--- EXERCISE OBJECTIVE ---
Which lines run from the one containing "Compute the number" to the end of the entries below? Retype exactly those, both ends included.

--- DATA RECORDS ---
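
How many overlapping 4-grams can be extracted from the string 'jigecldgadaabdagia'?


String 'jigecldgadaabdagia' has length L = 18.
Number of overlapping n-grams = L - n + 1
Substituting: 18 - 4 + 1 = 15

15


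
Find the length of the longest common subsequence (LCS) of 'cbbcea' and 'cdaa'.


DP table for LCS of 'cbbcea' and 'cdaa':
       c  d  a  a
    0  0  0  0  0
  c 0  1  1  1  1
  b 0  1  1  1  1
  b 0  1  1  1  1
  c 0  1  1  1  1
  e 0  1  1  1  1
  a 0  1  1  2  2
LCS: 'ca'
LCS length = 2

2


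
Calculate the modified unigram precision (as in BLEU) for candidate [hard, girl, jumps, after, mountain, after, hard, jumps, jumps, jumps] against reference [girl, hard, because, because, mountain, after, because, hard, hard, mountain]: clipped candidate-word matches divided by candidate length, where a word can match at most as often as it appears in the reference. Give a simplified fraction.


Reference word counts: {'after': 1, 'because': 3, 'girl': 1, 'hard': 3, 'mountain': 2}
Checking each candidate word (with clipping):
  'hard' -> in reference (ref count 3, used 1/3) -> match (matches: 1)
  'girl' -> in reference (ref count 1, used 1/1) -> match (matches: 2)
  'jumps' -> not in reference -> no match (matches: 2)
  'after' -> in reference (ref count 1, used 1/1) -> match (matches: 3)
  'mountain' -> in reference (ref count 2, used 1/2) -> match (matches: 4)
  'after' -> ref count 1 already used up (1/1) -> clipped, no match (matches: 4)
  'hard' -> in reference (ref count 3, used 2/3) -> match (matches: 5)
  'jumps' -> not in reference -> no match (matches: 5)
  'jumps' -> not in reference -> no match (matches: 5)
  'jumps' -> not in reference -> no match (matches: 5)
Clipped matches: 5, Candidate length: 10
Precision = 5/10 = 1/2

1/2


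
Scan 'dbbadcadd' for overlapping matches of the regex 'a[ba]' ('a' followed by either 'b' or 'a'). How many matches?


Pattern: a[ba] means 'a' followed by either 'b' or 'a'.
Scanning 'dbbadcadd' position-by-position:
  Pos 0: window 'db' -> no
  Pos 1: window 'bb' -> no
  Pos 2: window 'ba' -> no
  Pos 3: window 'ad' -> no
  Pos 4: window 'dc' -> no
  Pos 5: window 'ca' -> no
  Pos 6: window 'ad' -> no
  Pos 7: window 'dd' -> no
  Pos 8: window 'd' -> no
Total matches: 0

0


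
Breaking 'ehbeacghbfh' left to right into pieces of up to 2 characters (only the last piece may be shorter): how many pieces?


'ehbeacghbfh' has 11 characters.
Chunking with max size 2:
  Chunk 1: 'eh' (positions 0-1)
  Chunk 2: 'be' (positions 2-3)
  Chunk 3: 'ac' (positions 4-5)
  Chunk 4: 'gh' (positions 6-7)
  Chunk 5: 'bf' (positions 8-9)
  Chunk 6: 'h' (positions 10-10)
Total chunks: ceil(11 / 2) = 6

6


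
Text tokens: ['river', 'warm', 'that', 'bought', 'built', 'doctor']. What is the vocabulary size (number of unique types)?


Listing all tokens and tracking unique types:
  Token 1: 'river' -> NEW (unique so far: 1)
  Token 2: 'warm' -> NEW (unique so far: 2)
  Token 3: 'that' -> NEW (unique so far: 3)
  Token 4: 'bought' -> NEW (unique so far: 4)
  Token 5: 'built' -> NEW (unique so far: 5)
  Token 6: 'doctor' -> NEW (unique so far: 6)
Unique types: ('bought', 'built', 'doctor', 'river', 'that', 'warm')
Vocabulary size: 6

6


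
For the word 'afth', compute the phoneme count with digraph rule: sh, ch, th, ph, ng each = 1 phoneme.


Parsing 'afth' greedily, digraphs first:
  'a' -> vowel phoneme (phonemes so far: 1)
  'f' -> consonant phoneme (phonemes so far: 2)
  'th' -> digraph (1 consonant phoneme) (phonemes so far: 3)
Total phonemes: 3

3


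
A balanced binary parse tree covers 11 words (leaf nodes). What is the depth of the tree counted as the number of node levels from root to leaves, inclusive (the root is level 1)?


In a balanced binary tree with n leaves the deepest leaf is ceil(log2(n)) edges below the root,
so counting node levels inclusive of root and leaves gives ceil(log2(n)) + 1 levels.
log2(11) = 3.4594
ceil(3.4594) = 4
levels = 4 + 1 = 5

5


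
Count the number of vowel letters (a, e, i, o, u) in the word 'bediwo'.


Scanning each character of 'bediwo':
  Position 1: 'b' -> consonant (running count: 0)
  Position 2: 'e' -> vowel (running count: 1)
  Position 3: 'd' -> consonant (running count: 1)
  Position 4: 'i' -> vowel (running count: 2)
  Position 5: 'w' -> consonant (running count: 2)
  Position 6: 'o' -> vowel (running count: 3)
Total vowels: 3

3


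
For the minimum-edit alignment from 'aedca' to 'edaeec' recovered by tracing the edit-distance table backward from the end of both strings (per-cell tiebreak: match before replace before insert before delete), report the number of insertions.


Edit distance = 4. Backtracking from cell (5, 6) with preference match > replace > insert > delete,
then listing the resulting alignment 'aedca' -> 'edaeec' left to right:
  Step 1: insert 'e' [insertion #1]
  Step 2: insert 'd' [insertion #2]
  Step 3: keep 'a'
  Step 4: keep 'e'
  Step 5: replace d->e
  Step 6: keep 'c'
  Step 7: delete 'a'
Total insertions: 2

2


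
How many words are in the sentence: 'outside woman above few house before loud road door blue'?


Counting words by splitting on spaces:
  Word 1: 'outside'
  Word 2: 'woman'
  Word 3: 'above'
  Word 4: 'few'
  Word 5: 'house'
  Word 6: 'before'
  Word 7: 'loud'
  Word 8: 'road'
  Word 9: 'door'
  Word 10: 'blue'
Total words: 10

10


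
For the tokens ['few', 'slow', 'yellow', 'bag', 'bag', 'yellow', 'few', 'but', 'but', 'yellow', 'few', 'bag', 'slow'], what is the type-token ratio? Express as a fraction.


Tokens: 13
Unique types: ('bag', 'but', 'few', 'slow', 'yellow') = 5
TTR = 5/13
Already in lowest terms.

5/13


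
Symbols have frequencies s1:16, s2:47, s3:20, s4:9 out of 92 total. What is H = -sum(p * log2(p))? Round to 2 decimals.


Computing entropy H = -sum(p_i * log2(p_i)):
  s1: p = 16/92 = 0.1739, -p*log2(p) = 0.4389
  s2: p = 47/92 = 0.5109, -p*log2(p) = 0.4950
  s3: p = 20/92 = 0.2174, -p*log2(p) = 0.4786
  s4: p = 9/92 = 0.0978, -p*log2(p) = 0.3281
H = sum of terms = 1.7406
Rounded to 2 decimals: 1.74

1.74


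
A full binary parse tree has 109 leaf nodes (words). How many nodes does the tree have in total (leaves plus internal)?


Leaf nodes (terminals): 109
Internal nodes = n - 1 = 109 - 1 = 108
Total = leaves + internal = 109 + 108 = 217

217


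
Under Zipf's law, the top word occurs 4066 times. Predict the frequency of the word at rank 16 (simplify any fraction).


Zipf's law: freq(rank) = f1 / rank
f1 = 4066, rank = 16
freq = 4066 / 16
GCD(4066, 16) = 2
Simplified: 2033/8

2033/8


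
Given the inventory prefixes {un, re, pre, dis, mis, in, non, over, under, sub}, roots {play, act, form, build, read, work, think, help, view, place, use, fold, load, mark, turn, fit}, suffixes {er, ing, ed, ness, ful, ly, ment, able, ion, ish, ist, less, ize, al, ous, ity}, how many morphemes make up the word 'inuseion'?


Segmenting 'inuseion' against the inventory:
  'in' -> prefix (morpheme 1)
  'use' -> root (morpheme 2)
  'ion' -> suffix (morpheme 3)
Total morphemes: 3

3


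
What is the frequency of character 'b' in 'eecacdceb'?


Scanning 'eecacdceb' for 'b':
  Position 8: 'b' -> MATCH (count: 1)
Total occurrences of 'b': 1

1


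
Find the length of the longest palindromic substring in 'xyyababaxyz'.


Scanning 'xyyababaxyz' for palindromic substrings.
Substring at positions 3-7: 'ababa'.
Check: reverse('ababa') = 'ababa' -> palindrome confirmed.
Neighbouring characters ('y' / 'x') break symmetry, so it cannot extend further.
No longer palindromic substring exists; longest length = 5

5


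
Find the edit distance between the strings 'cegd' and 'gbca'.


Building DP table for s1='cegd' (len 4) and s2='gbca' (len 4):
       g  b  c  a
    0  1  2  3  4
  c 1  1  2  2  3
  e 2  2  2  3  3
  g 3  2  3  3  4
  d 4  3  3  4  4
Edit distance = dp[4][4] = 4

4


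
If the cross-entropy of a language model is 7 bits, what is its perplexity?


Perplexity formula: PP = 2^H
H = 7
PP = 2^7
Steps: 2^1 = 2, 2^2 = 4, 2^3 = 8, 2^4 = 16, 2^5 = 32, 2^6 = 64, 2^7 = 128
PP = 128

128


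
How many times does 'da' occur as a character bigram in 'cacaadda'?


Scanning 'cacaadda' for bigram 'da':
  Position 0: 'ca' -> no
  Position 1: 'ac' -> no
  Position 2: 'ca' -> no
  Position 3: 'aa' -> no
  Position 4: 'ad' -> no
  Position 5: 'dd' -> no
  Position 6: 'da' -> MATCH
Total matches: 1

1


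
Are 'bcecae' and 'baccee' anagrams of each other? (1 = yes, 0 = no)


Sort characters of 'bcecae': 'abccee'
Sort characters of 'baccee': 'abccee'
Sorted forms match -> they ARE anagrams
Result: 1

1


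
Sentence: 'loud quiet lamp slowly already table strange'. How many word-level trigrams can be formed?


Word trigrams from [7] words:
  Trigram 1: (loud quiet lamp)
  Trigram 2: (quiet lamp slowly)
  Trigram 3: (lamp slowly already)
  Trigram 4: (slowly already table)
  Trigram 5: (already table strange)
Total word trigrams: 7 - 2 = 5

5


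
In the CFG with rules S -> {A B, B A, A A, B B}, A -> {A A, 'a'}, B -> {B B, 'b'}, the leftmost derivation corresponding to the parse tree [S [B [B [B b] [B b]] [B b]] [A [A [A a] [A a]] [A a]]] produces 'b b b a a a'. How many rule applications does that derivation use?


Every bracketed nonterminal node [X ...] in the tree is produced by exactly one rule application.
Reading the tree off as a leftmost derivation:
  Step 1: S  =>  B A   (applied S -> B A)
  Step 2: B A  =>  B B A   (applied B -> B B)
  Step 3: B B A  =>  B B B A   (applied B -> B B)
  Step 4: B B B A  =>  b B B A   (applied B -> b)
  Step 5: b B B A  =>  b b B A   (applied B -> b)
  Step 6: b b B A  =>  b b b A   (applied B -> b)
  Step 7: b b b A  =>  b b b A A   (applied A -> A A)
  Step 8: b b b A A  =>  b b b A A A   (applied A -> A A)
  Step 9: b b b A A A  =>  b b b a A A   (applied A -> a)
  Step 10: b b b a A A  =>  b b b a a A   (applied A -> a)
  Step 11: b b b a a A  =>  b b b a a a   (applied A -> a)
Final yield: b b b a a a
Total rewrite steps: 11

11


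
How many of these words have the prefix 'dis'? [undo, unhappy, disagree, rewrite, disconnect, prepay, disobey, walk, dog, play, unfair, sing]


Checking each word for prefix 'dis':
  'undo' -> no (count: 0)
  'unhappy' -> no (count: 0)
  'disagree' -> YES, starts with 'dis' (count: 1)
  'rewrite' -> no (count: 1)
  'disconnect' -> YES, starts with 'dis' (count: 2)
  'prepay' -> no (count: 2)
  'disobey' -> YES, starts with 'dis' (count: 3)
  'walk' -> no (count: 3)
  'dog' -> no (count: 3)
  'play' -> no (count: 3)
  'unfair' -> no (count: 3)
  'sing' -> no (count: 3)
Total with prefix 'dis': 3

3


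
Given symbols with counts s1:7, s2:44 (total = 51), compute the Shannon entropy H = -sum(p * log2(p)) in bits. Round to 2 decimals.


Computing entropy H = -sum(p_i * log2(p_i)):
  s1: p = 7/51 = 0.1373, -p*log2(p) = 0.3932
  s2: p = 44/51 = 0.8627, -p*log2(p) = 0.1838
H = sum of terms = 0.5770
Rounded to 2 decimals: 0.58

0.58


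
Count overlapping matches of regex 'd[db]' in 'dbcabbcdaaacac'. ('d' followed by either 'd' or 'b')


Pattern: d[db] means 'd' followed by either 'd' or 'b'.
Scanning 'dbcabbcdaaacac' position-by-position:
  Pos 0: window 'db' -> MATCH
  Pos 1: window 'bc' -> no
  Pos 2: window 'ca' -> no
  Pos 3: window 'ab' -> no
  Pos 4: window 'bb' -> no
  Pos 5: window 'bc' -> no
  Pos 6: window 'cd' -> no
  Pos 7: window 'da' -> no
  Pos 8: window 'aa' -> no
  Pos 9: window 'aa' -> no
  Pos 10: window 'ac' -> no
  Pos 11: window 'ca' -> no
  Pos 12: window 'ac' -> no
  Pos 13: window 'c' -> no
Total matches: 1

1


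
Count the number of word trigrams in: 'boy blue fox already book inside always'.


Word trigrams from [7] words:
  Trigram 1: (boy blue fox)
  Trigram 2: (blue fox already)
  Trigram 3: (fox already book)
  Trigram 4: (already book inside)
  Trigram 5: (book inside always)
Total word trigrams: 7 - 2 = 5

5


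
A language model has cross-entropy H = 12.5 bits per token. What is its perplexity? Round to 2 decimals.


Perplexity formula: PP = 2^H
H = 12.5
PP = 2^12.5
Decompose: 2^12.5 = 2^12 * 2^0.5 = 2^12 * sqrt(2)
2^12 = 4096, sqrt(2) ~ 1.4142136
PP ~ 4096 * 1.4142136 = 5792.6189056
Rounded to 2 decimals: 5792.62

5792.62


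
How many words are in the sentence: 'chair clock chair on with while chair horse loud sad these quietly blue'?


Counting words by splitting on spaces:
  Word 1: 'chair'
  Word 2: 'clock'
  Word 3: 'chair'
  Word 4: 'on'
  Word 5: 'with'
  Word 6: 'while'
  Word 7: 'chair'
  Word 8: 'horse'
  Word 9: 'loud'
  Word 10: 'sad'
  Word 11: 'these'
  Word 12: 'quietly'
  Word 13: 'blue'
Total words: 13

13


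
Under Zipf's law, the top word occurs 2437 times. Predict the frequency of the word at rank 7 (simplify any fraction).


Zipf's law: freq(rank) = f1 / rank
f1 = 2437, rank = 7
freq = 2437 / 7
GCD(2437, 7) = 1
Simplified: 2437/7

2437/7


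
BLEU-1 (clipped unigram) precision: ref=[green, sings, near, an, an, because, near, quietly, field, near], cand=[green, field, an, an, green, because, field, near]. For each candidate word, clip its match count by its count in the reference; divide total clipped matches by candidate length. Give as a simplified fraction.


Reference word counts: {'an': 2, 'because': 1, 'field': 1, 'green': 1, 'near': 3, 'quietly': 1, 'sings': 1}
Checking each candidate word (with clipping):
  'green' -> in reference (ref count 1, used 1/1) -> match (matches: 1)
  'field' -> in reference (ref count 1, used 1/1) -> match (matches: 2)
  'an' -> in reference (ref count 2, used 1/2) -> match (matches: 3)
  'an' -> in reference (ref count 2, used 2/2) -> match (matches: 4)
  'green' -> ref count 1 already used up (1/1) -> clipped, no match (matches: 4)
  'because' -> in reference (ref count 1, used 1/1) -> match (matches: 5)
  'field' -> ref count 1 already used up (1/1) -> clipped, no match (matches: 5)
  'near' -> in reference (ref count 3, used 1/3) -> match (matches: 6)
Clipped matches: 6, Candidate length: 8
Precision = 6/8 = 3/4

3/4


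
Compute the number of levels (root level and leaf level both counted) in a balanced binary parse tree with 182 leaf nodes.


In a balanced binary tree with n leaves the deepest leaf is ceil(log2(n)) edges below the root,
so counting node levels inclusive of root and leaves gives ceil(log2(n)) + 1 levels.
log2(182) = 7.5078
ceil(7.5078) = 8
levels = 8 + 1 = 9

9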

--- WORKED SOLUTION ---
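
Compute the number of levels (root level and leaf level both counted) in a balanced binary parse tree with 182 leaf nodes.


In a balanced binary tree with n leaves the deepest leaf is ceil(log2(n)) edges below the root,
so counting node levels inclusive of root and leaves gives ceil(log2(n)) + 1 levels.
log2(182) = 7.5078
ceil(7.5078) = 8
levels = 8 + 1 = 9

9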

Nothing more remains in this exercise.